[Saved entries]
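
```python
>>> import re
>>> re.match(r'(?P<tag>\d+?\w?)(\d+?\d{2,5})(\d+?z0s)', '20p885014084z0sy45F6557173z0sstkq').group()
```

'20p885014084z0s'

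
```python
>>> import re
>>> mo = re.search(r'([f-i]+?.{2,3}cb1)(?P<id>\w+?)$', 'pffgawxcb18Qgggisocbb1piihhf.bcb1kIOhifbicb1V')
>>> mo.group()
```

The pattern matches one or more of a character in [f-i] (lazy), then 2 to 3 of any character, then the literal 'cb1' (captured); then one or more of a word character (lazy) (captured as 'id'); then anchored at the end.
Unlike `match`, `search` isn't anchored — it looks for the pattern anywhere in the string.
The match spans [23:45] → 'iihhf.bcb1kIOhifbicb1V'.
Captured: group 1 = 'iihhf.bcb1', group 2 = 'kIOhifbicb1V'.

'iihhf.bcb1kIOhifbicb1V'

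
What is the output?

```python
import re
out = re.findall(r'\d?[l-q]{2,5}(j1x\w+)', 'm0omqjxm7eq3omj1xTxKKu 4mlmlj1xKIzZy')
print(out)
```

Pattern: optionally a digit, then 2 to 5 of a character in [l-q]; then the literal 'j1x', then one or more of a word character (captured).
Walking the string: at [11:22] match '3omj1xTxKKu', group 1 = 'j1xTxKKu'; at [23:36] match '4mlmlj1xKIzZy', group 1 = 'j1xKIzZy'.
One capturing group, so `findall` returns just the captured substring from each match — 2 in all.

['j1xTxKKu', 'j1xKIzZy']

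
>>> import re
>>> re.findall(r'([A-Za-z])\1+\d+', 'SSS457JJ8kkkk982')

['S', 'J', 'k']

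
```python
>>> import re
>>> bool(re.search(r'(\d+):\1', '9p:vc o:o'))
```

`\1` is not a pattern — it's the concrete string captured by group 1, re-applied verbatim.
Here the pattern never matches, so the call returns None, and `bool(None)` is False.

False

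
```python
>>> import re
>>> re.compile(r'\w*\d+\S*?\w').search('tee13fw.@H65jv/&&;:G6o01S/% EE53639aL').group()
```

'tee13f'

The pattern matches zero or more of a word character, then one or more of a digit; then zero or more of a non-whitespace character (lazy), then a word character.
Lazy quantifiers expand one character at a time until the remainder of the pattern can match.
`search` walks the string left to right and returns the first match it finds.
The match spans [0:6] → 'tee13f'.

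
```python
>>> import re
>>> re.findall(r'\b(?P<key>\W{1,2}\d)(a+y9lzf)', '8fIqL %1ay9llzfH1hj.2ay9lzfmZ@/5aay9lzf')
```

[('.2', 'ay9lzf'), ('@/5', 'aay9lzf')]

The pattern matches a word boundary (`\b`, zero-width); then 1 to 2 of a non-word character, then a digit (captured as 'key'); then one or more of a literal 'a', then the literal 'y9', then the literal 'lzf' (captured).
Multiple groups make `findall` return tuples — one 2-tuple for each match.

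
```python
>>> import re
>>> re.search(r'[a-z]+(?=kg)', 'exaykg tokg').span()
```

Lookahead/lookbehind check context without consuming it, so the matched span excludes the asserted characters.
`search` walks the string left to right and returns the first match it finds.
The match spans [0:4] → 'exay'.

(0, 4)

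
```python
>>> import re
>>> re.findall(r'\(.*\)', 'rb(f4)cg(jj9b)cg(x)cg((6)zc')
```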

...

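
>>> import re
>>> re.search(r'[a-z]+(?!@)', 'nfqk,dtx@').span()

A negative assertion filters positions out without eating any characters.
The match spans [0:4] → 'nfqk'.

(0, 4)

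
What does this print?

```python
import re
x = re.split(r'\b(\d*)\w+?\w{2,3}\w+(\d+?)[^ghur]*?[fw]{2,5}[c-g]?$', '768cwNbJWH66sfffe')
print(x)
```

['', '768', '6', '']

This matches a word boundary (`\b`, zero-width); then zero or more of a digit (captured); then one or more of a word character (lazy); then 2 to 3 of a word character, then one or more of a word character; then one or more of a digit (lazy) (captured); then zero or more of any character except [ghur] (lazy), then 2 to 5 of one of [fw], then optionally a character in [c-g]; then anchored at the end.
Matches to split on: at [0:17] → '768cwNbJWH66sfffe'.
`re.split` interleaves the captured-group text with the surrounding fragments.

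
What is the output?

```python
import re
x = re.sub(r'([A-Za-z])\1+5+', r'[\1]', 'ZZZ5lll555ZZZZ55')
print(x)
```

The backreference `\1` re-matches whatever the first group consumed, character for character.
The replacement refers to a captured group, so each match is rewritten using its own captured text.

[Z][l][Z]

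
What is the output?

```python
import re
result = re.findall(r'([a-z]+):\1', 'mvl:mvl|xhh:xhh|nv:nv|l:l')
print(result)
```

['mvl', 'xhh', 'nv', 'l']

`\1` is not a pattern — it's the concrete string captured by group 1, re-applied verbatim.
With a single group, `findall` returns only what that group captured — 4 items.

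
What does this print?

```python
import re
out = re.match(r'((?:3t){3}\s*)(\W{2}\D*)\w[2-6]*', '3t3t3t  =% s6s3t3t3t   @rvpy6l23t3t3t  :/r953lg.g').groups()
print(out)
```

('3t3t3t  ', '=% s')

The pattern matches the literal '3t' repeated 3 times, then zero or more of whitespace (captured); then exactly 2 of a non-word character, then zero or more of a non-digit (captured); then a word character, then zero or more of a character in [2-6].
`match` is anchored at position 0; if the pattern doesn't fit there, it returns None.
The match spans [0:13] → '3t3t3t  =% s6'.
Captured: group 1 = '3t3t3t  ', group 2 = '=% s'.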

* _About this exercise_: Scan the records for lines with the word "result". Report how many, with no other words.

* _Written response_: 2